Given records START

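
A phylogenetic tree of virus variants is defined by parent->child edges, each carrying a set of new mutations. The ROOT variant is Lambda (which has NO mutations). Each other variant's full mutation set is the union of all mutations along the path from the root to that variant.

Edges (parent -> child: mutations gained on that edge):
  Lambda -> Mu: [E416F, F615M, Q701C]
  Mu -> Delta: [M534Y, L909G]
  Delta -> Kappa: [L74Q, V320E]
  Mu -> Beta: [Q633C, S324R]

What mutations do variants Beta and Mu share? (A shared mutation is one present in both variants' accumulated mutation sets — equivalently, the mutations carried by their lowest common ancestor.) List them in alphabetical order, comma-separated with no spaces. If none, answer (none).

Accumulating mutations along path to Beta:
  At Lambda: gained [] -> total []
  At Mu: gained ['E416F', 'F615M', 'Q701C'] -> total ['E416F', 'F615M', 'Q701C']
  At Beta: gained ['Q633C', 'S324R'] -> total ['E416F', 'F615M', 'Q633C', 'Q701C', 'S324R']
Mutations(Beta) = ['E416F', 'F615M', 'Q633C', 'Q701C', 'S324R']
Accumulating mutations along path to Mu:
  At Lambda: gained [] -> total []
  At Mu: gained ['E416F', 'F615M', 'Q701C'] -> total ['E416F', 'F615M', 'Q701C']
Mutations(Mu) = ['E416F', 'F615M', 'Q701C']
Intersection: ['E416F', 'F615M', 'Q633C', 'Q701C', 'S324R'] ∩ ['E416F', 'F615M', 'Q701C'] = ['E416F', 'F615M', 'Q701C']

Answer: E416F,F615M,Q701C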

Given records END

> _Exercise_: Give back exactly the lines above starting at the line where "Edges (parent ->" appears and ending at the line where "Mu -> Beta: [Q633C, S324R]" appears, both included, with no other lines.

> _Output of the exercise_:
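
Edges (parent -> child: mutations gained on that edge):
  Lambda -> Mu: [E416F, F615M, Q701C]
  Mu -> Delta: [M534Y, L909G]
  Delta -> Kappa: [L74Q, V320E]
  Mu -> Beta: [Q633C, S324R]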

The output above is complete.